### PROBLEM REQUIREMENTS
Copy out each line of the material that includes the word "Left".

### RECORDS FOR THIS EXERCISE
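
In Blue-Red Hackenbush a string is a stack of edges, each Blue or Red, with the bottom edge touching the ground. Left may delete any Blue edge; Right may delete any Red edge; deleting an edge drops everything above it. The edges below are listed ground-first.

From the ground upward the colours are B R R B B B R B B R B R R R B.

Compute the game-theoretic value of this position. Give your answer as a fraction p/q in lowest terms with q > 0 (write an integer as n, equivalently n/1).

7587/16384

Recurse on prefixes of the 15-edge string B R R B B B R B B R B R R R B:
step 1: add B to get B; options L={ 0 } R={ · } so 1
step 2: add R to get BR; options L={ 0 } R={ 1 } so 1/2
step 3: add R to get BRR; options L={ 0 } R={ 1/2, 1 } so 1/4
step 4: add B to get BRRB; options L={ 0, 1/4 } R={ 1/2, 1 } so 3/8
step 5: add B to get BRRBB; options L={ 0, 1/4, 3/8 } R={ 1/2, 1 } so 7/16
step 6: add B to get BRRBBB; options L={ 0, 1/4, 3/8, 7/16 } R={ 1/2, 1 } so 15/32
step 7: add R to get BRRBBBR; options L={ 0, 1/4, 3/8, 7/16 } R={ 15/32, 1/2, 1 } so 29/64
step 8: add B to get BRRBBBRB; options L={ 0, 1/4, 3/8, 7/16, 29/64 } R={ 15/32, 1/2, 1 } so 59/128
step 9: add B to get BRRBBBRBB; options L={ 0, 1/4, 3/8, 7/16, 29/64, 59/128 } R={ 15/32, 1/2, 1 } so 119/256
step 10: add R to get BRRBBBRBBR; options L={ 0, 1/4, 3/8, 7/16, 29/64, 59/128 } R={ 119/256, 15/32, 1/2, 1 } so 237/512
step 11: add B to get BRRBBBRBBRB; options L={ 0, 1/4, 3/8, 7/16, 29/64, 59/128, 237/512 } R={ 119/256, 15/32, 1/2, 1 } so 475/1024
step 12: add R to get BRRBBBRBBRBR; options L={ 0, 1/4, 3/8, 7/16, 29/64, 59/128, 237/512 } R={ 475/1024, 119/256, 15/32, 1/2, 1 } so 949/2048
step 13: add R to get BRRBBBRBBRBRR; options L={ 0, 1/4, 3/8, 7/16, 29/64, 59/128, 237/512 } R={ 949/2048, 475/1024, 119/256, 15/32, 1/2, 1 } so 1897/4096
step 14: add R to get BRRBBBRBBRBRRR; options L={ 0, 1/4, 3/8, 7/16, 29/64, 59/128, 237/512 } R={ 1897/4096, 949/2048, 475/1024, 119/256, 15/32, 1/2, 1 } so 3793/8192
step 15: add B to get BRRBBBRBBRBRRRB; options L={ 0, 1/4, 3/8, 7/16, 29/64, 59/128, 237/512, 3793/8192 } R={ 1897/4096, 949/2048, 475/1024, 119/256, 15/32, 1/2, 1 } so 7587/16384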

...

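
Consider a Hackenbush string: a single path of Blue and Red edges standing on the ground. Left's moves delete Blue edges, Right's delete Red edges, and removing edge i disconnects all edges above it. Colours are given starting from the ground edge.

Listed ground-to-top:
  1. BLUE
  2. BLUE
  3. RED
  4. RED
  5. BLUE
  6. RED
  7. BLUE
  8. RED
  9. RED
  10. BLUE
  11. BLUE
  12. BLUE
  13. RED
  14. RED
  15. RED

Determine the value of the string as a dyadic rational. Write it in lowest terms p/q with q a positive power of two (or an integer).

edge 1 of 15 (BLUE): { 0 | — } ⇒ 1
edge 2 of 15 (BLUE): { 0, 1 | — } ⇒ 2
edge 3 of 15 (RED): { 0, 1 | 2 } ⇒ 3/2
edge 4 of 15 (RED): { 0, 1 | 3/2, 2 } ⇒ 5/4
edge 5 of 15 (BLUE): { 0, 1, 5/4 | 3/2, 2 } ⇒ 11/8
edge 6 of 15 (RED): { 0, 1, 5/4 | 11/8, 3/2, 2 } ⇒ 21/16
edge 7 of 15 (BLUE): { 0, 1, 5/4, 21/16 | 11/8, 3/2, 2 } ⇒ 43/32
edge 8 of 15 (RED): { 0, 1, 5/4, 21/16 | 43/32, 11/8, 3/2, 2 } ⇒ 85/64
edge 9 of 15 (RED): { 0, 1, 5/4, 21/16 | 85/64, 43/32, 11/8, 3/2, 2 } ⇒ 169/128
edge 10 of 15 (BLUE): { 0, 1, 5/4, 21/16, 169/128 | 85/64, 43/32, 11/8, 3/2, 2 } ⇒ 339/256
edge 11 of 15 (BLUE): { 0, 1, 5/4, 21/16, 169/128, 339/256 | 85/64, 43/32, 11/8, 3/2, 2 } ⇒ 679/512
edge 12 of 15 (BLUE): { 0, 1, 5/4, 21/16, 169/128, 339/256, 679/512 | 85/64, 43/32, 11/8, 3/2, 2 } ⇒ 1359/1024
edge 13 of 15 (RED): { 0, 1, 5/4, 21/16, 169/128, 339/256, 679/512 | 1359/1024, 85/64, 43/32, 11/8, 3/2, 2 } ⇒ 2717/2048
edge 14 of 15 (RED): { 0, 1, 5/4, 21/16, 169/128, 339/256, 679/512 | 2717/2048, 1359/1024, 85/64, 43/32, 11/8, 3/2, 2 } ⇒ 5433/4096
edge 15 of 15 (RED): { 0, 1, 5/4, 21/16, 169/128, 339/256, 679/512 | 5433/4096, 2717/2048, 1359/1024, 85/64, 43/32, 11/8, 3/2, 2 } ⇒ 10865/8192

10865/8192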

--

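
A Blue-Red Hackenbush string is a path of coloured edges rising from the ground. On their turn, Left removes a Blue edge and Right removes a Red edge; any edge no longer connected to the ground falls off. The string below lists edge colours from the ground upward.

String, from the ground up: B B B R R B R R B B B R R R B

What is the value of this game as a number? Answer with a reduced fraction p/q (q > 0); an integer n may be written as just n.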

### RESPONSE AREA
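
In Blue-Red Hackenbush a string is a stack of edges, each Blue or Red, with the bottom edge touching the ground. Left may delete any Blue edge; Right may delete any Red edge; deleting an edge drops everything above it. The edges below are listed ground-first.
Consider a Hackenbush string: a single path of Blue and Red edges standing on the ground. Left's moves delete Blue edges, Right's delete Red edges, and removing edge i disconnects all edges above it. Colours are given starting from the ground edge.
A Blue-Red Hackenbush string is a path of coloured edges rising from the ground. On their turn, Left removes a Blue edge and Right removes a Red edge; any edge no longer connected to the ground falls off. The string below lists edge colours from the ground upward.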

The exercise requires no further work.